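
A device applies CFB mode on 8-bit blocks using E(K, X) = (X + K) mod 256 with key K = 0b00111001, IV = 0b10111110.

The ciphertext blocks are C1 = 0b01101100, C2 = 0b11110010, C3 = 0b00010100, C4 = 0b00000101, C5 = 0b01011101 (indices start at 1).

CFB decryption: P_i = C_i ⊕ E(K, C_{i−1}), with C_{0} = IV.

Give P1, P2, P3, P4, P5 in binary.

P1: E(K, 0b10111110) = 0b11110111; 0b01101100 ⊕ 0b11110111 = 0b10011011.
P2: E(K, 0b01101100) = 0b10100101; 0b11110010 ⊕ 0b10100101 = 0b01010111.
P3: E(K, 0b11110010) = 0b00101011; 0b00010100 ⊕ 0b00101011 = 0b00111111.
P4: E(K, 0b00010100) = 0b01001101; 0b00000101 ⊕ 0b01001101 = 0b01001000.
P5: E(K, 0b00000101) = 0b00111110; 0b01011101 ⊕ 0b00111110 = 0b01100011.

P1 = 0b10011011, P2 = 0b01010111, P3 = 0b00111111, P4 = 0b01001000, P5 = 0b01100011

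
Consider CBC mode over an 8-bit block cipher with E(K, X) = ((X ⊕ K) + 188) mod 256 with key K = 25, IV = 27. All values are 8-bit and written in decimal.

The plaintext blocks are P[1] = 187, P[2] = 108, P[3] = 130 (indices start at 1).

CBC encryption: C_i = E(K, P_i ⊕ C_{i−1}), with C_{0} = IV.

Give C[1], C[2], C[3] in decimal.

C[1] = 117, C[2] = 188, C[3] = 227

C[1]: P[1] ⊕ 27 = 160; E(K, 160) = 117.
C[2]: P[2] ⊕ 117 = 25; E(K, 25) = 188.
C[3]: P[3] ⊕ 188 = 62; E(K, 62) = 227.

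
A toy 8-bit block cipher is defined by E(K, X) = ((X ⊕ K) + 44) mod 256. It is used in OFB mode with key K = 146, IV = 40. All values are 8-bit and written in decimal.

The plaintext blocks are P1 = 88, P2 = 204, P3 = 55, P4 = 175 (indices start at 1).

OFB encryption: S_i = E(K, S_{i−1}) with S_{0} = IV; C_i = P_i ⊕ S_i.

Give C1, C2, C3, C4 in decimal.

C1 = 190, C2 = 108, C3 = 105, C4 = 87

C1: S = E(K, 40) = 230; 88 ⊕ 230 = 190.
C2: S = E(K, 230) = 160; 204 ⊕ 160 = 108.
C3: S = E(K, 160) = 94; 55 ⊕ 94 = 105.
C4: S = E(K, 94) = 248; 175 ⊕ 248 = 87.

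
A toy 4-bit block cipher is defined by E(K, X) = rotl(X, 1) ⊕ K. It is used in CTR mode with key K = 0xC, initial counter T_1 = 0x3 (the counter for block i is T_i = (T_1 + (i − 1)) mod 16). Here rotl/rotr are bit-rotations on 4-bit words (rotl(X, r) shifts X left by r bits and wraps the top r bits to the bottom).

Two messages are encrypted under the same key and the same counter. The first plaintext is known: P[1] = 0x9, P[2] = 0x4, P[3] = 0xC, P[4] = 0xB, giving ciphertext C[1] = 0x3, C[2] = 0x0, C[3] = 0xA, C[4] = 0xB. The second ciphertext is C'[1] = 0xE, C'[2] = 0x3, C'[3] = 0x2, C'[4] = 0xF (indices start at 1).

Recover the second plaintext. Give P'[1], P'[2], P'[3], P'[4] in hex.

In CTR with a reused counter, both messages share the same keystream S_i, so C_i ⊕ C'_i = P_i ⊕ P'_i and thus P'_i = P_i ⊕ C_i ⊕ C'_i.
P'[1]: 0x9 ⊕ 0x3 ⊕ 0xE = 0x4.
P'[2]: 0x4 ⊕ 0x0 ⊕ 0x3 = 0x7.
P'[3]: 0xC ⊕ 0xA ⊕ 0x2 = 0x4.
P'[4]: 0xB ⊕ 0xB ⊕ 0xF = 0xF.

P'[1] = 0x4, P'[2] = 0x7, P'[3] = 0x4, P'[4] = 0xF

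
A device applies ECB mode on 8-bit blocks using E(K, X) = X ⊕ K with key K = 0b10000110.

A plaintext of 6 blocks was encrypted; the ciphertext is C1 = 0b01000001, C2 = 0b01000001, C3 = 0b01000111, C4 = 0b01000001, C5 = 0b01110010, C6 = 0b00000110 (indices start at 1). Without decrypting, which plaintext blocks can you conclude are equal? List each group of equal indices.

ECB encrypts each block independently with the same key, so equal ciphertext blocks imply equal plaintext blocks.
C1 = C2 = C4 = 0b01000001, so P1 = P2 = P4.

P1 = P2 = P4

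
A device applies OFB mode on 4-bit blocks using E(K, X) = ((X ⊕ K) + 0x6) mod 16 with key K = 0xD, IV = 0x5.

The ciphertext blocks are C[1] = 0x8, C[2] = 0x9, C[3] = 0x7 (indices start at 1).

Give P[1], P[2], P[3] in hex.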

----

* TASK REQUIREMENTS: Search the entries for the word "using" and pick out every line that holds it.

* RESPONSE AREA:
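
A device applies CFB mode on 8-bit blocks using E(K, X) = (X + K) mod 256 with key K = 0b00111001, IV = 0b10111110.
A device applies ECB mode on 8-bit blocks using E(K, X) = X ⊕ K with key K = 0b10000110.
A device applies OFB mode on 4-bit blocks using E(K, X) = ((X ⊕ K) + 0x6) mod 16 with key K = 0xD, IV = 0x5.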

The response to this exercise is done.